BEGIN

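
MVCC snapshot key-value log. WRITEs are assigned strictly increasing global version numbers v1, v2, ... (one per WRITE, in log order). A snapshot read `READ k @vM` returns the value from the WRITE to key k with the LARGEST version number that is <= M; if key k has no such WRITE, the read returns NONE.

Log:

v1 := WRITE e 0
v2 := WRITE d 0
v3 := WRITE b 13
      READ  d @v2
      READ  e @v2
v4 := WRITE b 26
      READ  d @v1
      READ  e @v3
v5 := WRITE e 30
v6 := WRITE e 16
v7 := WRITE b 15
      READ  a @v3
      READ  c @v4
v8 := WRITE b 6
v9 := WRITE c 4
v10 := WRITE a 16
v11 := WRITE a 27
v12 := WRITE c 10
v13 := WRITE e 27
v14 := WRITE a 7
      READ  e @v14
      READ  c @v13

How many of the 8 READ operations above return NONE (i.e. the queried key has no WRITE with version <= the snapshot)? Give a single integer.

v1: WRITE e=0  (e history now [(1, 0)])
v2: WRITE d=0  (d history now [(2, 0)])
v3: WRITE b=13  (b history now [(3, 13)])
READ d @v2: history=[(2, 0)] -> pick v2 -> 0
READ e @v2: history=[(1, 0)] -> pick v1 -> 0
v4: WRITE b=26  (b history now [(3, 13), (4, 26)])
READ d @v1: history=[(2, 0)] -> no version <= 1 -> NONE
READ e @v3: history=[(1, 0)] -> pick v1 -> 0
v5: WRITE e=30  (e history now [(1, 0), (5, 30)])
v6: WRITE e=16  (e history now [(1, 0), (5, 30), (6, 16)])
v7: WRITE b=15  (b history now [(3, 13), (4, 26), (7, 15)])
READ a @v3: history=[] -> no version <= 3 -> NONE
READ c @v4: history=[] -> no version <= 4 -> NONE
v8: WRITE b=6  (b history now [(3, 13), (4, 26), (7, 15), (8, 6)])
v9: WRITE c=4  (c history now [(9, 4)])
v10: WRITE a=16  (a history now [(10, 16)])
v11: WRITE a=27  (a history now [(10, 16), (11, 27)])
v12: WRITE c=10  (c history now [(9, 4), (12, 10)])
v13: WRITE e=27  (e history now [(1, 0), (5, 30), (6, 16), (13, 27)])
v14: WRITE a=7  (a history now [(10, 16), (11, 27), (14, 7)])
READ e @v14: history=[(1, 0), (5, 30), (6, 16), (13, 27)] -> pick v13 -> 27
READ c @v13: history=[(9, 4), (12, 10)] -> pick v12 -> 10
Read results in order: ['0', '0', 'NONE', '0', 'NONE', 'NONE', '27', '10']
NONE count = 3

Answer: 3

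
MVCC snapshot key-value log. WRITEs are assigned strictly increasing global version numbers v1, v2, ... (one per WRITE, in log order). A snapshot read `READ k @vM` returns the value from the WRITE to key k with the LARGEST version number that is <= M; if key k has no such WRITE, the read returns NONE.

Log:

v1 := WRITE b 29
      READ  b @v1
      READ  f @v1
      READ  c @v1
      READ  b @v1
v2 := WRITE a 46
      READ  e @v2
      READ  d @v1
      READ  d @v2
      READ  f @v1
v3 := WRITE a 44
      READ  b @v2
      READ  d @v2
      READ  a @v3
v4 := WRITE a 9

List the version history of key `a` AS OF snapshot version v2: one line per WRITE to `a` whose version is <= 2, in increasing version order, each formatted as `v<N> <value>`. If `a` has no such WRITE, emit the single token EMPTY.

Scan writes for key=a with version <= 2:
  v1 WRITE b 29 -> skip
  v2 WRITE a 46 -> keep
  v3 WRITE a 44 -> drop (> snap)
  v4 WRITE a 9 -> drop (> snap)
Collected: [(2, 46)]

Answer: v2 46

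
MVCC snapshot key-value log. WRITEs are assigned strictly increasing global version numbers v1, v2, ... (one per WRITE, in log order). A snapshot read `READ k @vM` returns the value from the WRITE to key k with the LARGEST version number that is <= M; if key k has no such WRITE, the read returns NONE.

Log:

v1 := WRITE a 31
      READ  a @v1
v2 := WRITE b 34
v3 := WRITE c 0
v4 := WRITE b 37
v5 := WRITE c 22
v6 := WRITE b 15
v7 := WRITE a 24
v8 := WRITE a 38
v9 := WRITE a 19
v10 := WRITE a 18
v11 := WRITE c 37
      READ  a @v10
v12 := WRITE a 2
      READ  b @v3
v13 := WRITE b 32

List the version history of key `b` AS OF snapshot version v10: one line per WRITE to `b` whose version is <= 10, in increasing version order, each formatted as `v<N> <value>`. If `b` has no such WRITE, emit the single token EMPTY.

Answer: v2 34
v4 37
v6 15

Derivation:
Scan writes for key=b with version <= 10:
  v1 WRITE a 31 -> skip
  v2 WRITE b 34 -> keep
  v3 WRITE c 0 -> skip
  v4 WRITE b 37 -> keep
  v5 WRITE c 22 -> skip
  v6 WRITE b 15 -> keep
  v7 WRITE a 24 -> skip
  v8 WRITE a 38 -> skip
  v9 WRITE a 19 -> skip
  v10 WRITE a 18 -> skip
  v11 WRITE c 37 -> skip
  v12 WRITE a 2 -> skip
  v13 WRITE b 32 -> drop (> snap)
Collected: [(2, 34), (4, 37), (6, 15)]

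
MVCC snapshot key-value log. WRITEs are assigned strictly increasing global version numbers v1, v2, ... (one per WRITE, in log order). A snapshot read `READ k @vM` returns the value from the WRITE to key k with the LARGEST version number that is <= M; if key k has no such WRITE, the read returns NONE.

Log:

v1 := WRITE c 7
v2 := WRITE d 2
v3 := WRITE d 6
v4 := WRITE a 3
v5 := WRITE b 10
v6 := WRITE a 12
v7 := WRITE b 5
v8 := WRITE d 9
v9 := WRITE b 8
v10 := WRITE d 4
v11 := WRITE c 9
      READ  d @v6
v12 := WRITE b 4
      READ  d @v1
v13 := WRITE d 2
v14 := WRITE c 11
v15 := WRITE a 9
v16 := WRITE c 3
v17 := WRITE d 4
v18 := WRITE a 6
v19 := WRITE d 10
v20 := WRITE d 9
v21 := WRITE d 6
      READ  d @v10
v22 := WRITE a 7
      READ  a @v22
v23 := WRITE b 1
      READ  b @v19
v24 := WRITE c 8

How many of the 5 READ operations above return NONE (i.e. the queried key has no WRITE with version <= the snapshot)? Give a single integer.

Answer: 1

Derivation:
v1: WRITE c=7  (c history now [(1, 7)])
v2: WRITE d=2  (d history now [(2, 2)])
v3: WRITE d=6  (d history now [(2, 2), (3, 6)])
v4: WRITE a=3  (a history now [(4, 3)])
v5: WRITE b=10  (b history now [(5, 10)])
v6: WRITE a=12  (a history now [(4, 3), (6, 12)])
v7: WRITE b=5  (b history now [(5, 10), (7, 5)])
v8: WRITE d=9  (d history now [(2, 2), (3, 6), (8, 9)])
v9: WRITE b=8  (b history now [(5, 10), (7, 5), (9, 8)])
v10: WRITE d=4  (d history now [(2, 2), (3, 6), (8, 9), (10, 4)])
v11: WRITE c=9  (c history now [(1, 7), (11, 9)])
READ d @v6: history=[(2, 2), (3, 6), (8, 9), (10, 4)] -> pick v3 -> 6
v12: WRITE b=4  (b history now [(5, 10), (7, 5), (9, 8), (12, 4)])
READ d @v1: history=[(2, 2), (3, 6), (8, 9), (10, 4)] -> no version <= 1 -> NONE
v13: WRITE d=2  (d history now [(2, 2), (3, 6), (8, 9), (10, 4), (13, 2)])
v14: WRITE c=11  (c history now [(1, 7), (11, 9), (14, 11)])
v15: WRITE a=9  (a history now [(4, 3), (6, 12), (15, 9)])
v16: WRITE c=3  (c history now [(1, 7), (11, 9), (14, 11), (16, 3)])
v17: WRITE d=4  (d history now [(2, 2), (3, 6), (8, 9), (10, 4), (13, 2), (17, 4)])
v18: WRITE a=6  (a history now [(4, 3), (6, 12), (15, 9), (18, 6)])
v19: WRITE d=10  (d history now [(2, 2), (3, 6), (8, 9), (10, 4), (13, 2), (17, 4), (19, 10)])
v20: WRITE d=9  (d history now [(2, 2), (3, 6), (8, 9), (10, 4), (13, 2), (17, 4), (19, 10), (20, 9)])
v21: WRITE d=6  (d history now [(2, 2), (3, 6), (8, 9), (10, 4), (13, 2), (17, 4), (19, 10), (20, 9), (21, 6)])
READ d @v10: history=[(2, 2), (3, 6), (8, 9), (10, 4), (13, 2), (17, 4), (19, 10), (20, 9), (21, 6)] -> pick v10 -> 4
v22: WRITE a=7  (a history now [(4, 3), (6, 12), (15, 9), (18, 6), (22, 7)])
READ a @v22: history=[(4, 3), (6, 12), (15, 9), (18, 6), (22, 7)] -> pick v22 -> 7
v23: WRITE b=1  (b history now [(5, 10), (7, 5), (9, 8), (12, 4), (23, 1)])
READ b @v19: history=[(5, 10), (7, 5), (9, 8), (12, 4), (23, 1)] -> pick v12 -> 4
v24: WRITE c=8  (c history now [(1, 7), (11, 9), (14, 11), (16, 3), (24, 8)])
Read results in order: ['6', 'NONE', '4', '7', '4']
NONE count = 1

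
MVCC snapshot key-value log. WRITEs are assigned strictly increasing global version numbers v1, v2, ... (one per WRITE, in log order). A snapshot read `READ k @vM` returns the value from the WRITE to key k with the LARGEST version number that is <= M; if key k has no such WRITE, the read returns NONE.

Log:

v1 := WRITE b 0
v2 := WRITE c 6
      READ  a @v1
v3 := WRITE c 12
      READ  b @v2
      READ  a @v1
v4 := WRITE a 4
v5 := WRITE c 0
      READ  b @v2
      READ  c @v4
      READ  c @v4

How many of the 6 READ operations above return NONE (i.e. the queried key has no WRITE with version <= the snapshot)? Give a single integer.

Answer: 2

Derivation:
v1: WRITE b=0  (b history now [(1, 0)])
v2: WRITE c=6  (c history now [(2, 6)])
READ a @v1: history=[] -> no version <= 1 -> NONE
v3: WRITE c=12  (c history now [(2, 6), (3, 12)])
READ b @v2: history=[(1, 0)] -> pick v1 -> 0
READ a @v1: history=[] -> no version <= 1 -> NONE
v4: WRITE a=4  (a history now [(4, 4)])
v5: WRITE c=0  (c history now [(2, 6), (3, 12), (5, 0)])
READ b @v2: history=[(1, 0)] -> pick v1 -> 0
READ c @v4: history=[(2, 6), (3, 12), (5, 0)] -> pick v3 -> 12
READ c @v4: history=[(2, 6), (3, 12), (5, 0)] -> pick v3 -> 12
Read results in order: ['NONE', '0', 'NONE', '0', '12', '12']
NONE count = 2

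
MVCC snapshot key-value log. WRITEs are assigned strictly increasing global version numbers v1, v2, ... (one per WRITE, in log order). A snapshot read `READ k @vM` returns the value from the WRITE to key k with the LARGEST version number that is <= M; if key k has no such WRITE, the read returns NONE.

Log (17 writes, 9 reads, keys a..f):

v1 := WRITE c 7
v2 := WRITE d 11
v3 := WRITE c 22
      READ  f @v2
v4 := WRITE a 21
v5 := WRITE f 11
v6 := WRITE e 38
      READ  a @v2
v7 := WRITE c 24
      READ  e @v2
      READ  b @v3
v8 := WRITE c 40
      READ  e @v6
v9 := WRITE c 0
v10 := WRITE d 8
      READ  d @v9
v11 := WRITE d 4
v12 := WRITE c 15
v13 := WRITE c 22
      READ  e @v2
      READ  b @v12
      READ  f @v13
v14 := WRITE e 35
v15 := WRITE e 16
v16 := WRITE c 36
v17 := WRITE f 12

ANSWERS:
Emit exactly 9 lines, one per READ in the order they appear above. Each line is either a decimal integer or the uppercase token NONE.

v1: WRITE c=7  (c history now [(1, 7)])
v2: WRITE d=11  (d history now [(2, 11)])
v3: WRITE c=22  (c history now [(1, 7), (3, 22)])
READ f @v2: history=[] -> no version <= 2 -> NONE
v4: WRITE a=21  (a history now [(4, 21)])
v5: WRITE f=11  (f history now [(5, 11)])
v6: WRITE e=38  (e history now [(6, 38)])
READ a @v2: history=[(4, 21)] -> no version <= 2 -> NONE
v7: WRITE c=24  (c history now [(1, 7), (3, 22), (7, 24)])
READ e @v2: history=[(6, 38)] -> no version <= 2 -> NONE
READ b @v3: history=[] -> no version <= 3 -> NONE
v8: WRITE c=40  (c history now [(1, 7), (3, 22), (7, 24), (8, 40)])
READ e @v6: history=[(6, 38)] -> pick v6 -> 38
v9: WRITE c=0  (c history now [(1, 7), (3, 22), (7, 24), (8, 40), (9, 0)])
v10: WRITE d=8  (d history now [(2, 11), (10, 8)])
READ d @v9: history=[(2, 11), (10, 8)] -> pick v2 -> 11
v11: WRITE d=4  (d history now [(2, 11), (10, 8), (11, 4)])
v12: WRITE c=15  (c history now [(1, 7), (3, 22), (7, 24), (8, 40), (9, 0), (12, 15)])
v13: WRITE c=22  (c history now [(1, 7), (3, 22), (7, 24), (8, 40), (9, 0), (12, 15), (13, 22)])
READ e @v2: history=[(6, 38)] -> no version <= 2 -> NONE
READ b @v12: history=[] -> no version <= 12 -> NONE
READ f @v13: history=[(5, 11)] -> pick v5 -> 11
v14: WRITE e=35  (e history now [(6, 38), (14, 35)])
v15: WRITE e=16  (e history now [(6, 38), (14, 35), (15, 16)])
v16: WRITE c=36  (c history now [(1, 7), (3, 22), (7, 24), (8, 40), (9, 0), (12, 15), (13, 22), (16, 36)])
v17: WRITE f=12  (f history now [(5, 11), (17, 12)])

Answer: NONE
NONE
NONE
NONE
38
11
NONE
NONE
11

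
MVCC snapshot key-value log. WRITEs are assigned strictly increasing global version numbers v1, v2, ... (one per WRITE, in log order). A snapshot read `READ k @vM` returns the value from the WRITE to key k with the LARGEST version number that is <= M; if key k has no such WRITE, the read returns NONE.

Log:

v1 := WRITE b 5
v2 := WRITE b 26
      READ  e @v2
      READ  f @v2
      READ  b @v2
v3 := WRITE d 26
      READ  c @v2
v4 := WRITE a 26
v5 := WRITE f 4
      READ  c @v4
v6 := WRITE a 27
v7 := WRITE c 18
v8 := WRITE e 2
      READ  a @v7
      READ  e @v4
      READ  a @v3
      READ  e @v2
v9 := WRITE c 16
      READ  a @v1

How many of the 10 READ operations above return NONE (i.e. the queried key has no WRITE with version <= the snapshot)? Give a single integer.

Answer: 8

Derivation:
v1: WRITE b=5  (b history now [(1, 5)])
v2: WRITE b=26  (b history now [(1, 5), (2, 26)])
READ e @v2: history=[] -> no version <= 2 -> NONE
READ f @v2: history=[] -> no version <= 2 -> NONE
READ b @v2: history=[(1, 5), (2, 26)] -> pick v2 -> 26
v3: WRITE d=26  (d history now [(3, 26)])
READ c @v2: history=[] -> no version <= 2 -> NONE
v4: WRITE a=26  (a history now [(4, 26)])
v5: WRITE f=4  (f history now [(5, 4)])
READ c @v4: history=[] -> no version <= 4 -> NONE
v6: WRITE a=27  (a history now [(4, 26), (6, 27)])
v7: WRITE c=18  (c history now [(7, 18)])
v8: WRITE e=2  (e history now [(8, 2)])
READ a @v7: history=[(4, 26), (6, 27)] -> pick v6 -> 27
READ e @v4: history=[(8, 2)] -> no version <= 4 -> NONE
READ a @v3: history=[(4, 26), (6, 27)] -> no version <= 3 -> NONE
READ e @v2: history=[(8, 2)] -> no version <= 2 -> NONE
v9: WRITE c=16  (c history now [(7, 18), (9, 16)])
READ a @v1: history=[(4, 26), (6, 27)] -> no version <= 1 -> NONE
Read results in order: ['NONE', 'NONE', '26', 'NONE', 'NONE', '27', 'NONE', 'NONE', 'NONE', 'NONE']
NONE count = 8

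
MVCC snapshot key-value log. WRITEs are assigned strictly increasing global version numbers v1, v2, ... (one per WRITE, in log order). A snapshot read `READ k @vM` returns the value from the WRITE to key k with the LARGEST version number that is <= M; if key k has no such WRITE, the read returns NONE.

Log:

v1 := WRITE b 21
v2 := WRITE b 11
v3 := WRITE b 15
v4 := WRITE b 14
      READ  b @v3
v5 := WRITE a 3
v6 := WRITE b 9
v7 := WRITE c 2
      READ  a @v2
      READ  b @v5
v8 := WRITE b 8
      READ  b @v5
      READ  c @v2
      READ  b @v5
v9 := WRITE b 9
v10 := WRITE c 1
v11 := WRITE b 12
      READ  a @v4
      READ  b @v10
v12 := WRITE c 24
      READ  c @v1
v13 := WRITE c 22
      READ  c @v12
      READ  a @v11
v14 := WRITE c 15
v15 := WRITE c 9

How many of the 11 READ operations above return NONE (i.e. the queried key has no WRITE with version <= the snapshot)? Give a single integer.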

END

**EXERCISE REQUIREMENTS**
Take the line above containing "v21 := WRITE d 6", the line containing "v24 := WRITE c 8", and all lines in between, and copy them exactly without anything else.

**WRITTEN RESPONSE**
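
v21 := WRITE d 6
      READ  d @v10
v22 := WRITE a 7
      READ  a @v22
v23 := WRITE b 1
      READ  b @v19
v24 := WRITE c 8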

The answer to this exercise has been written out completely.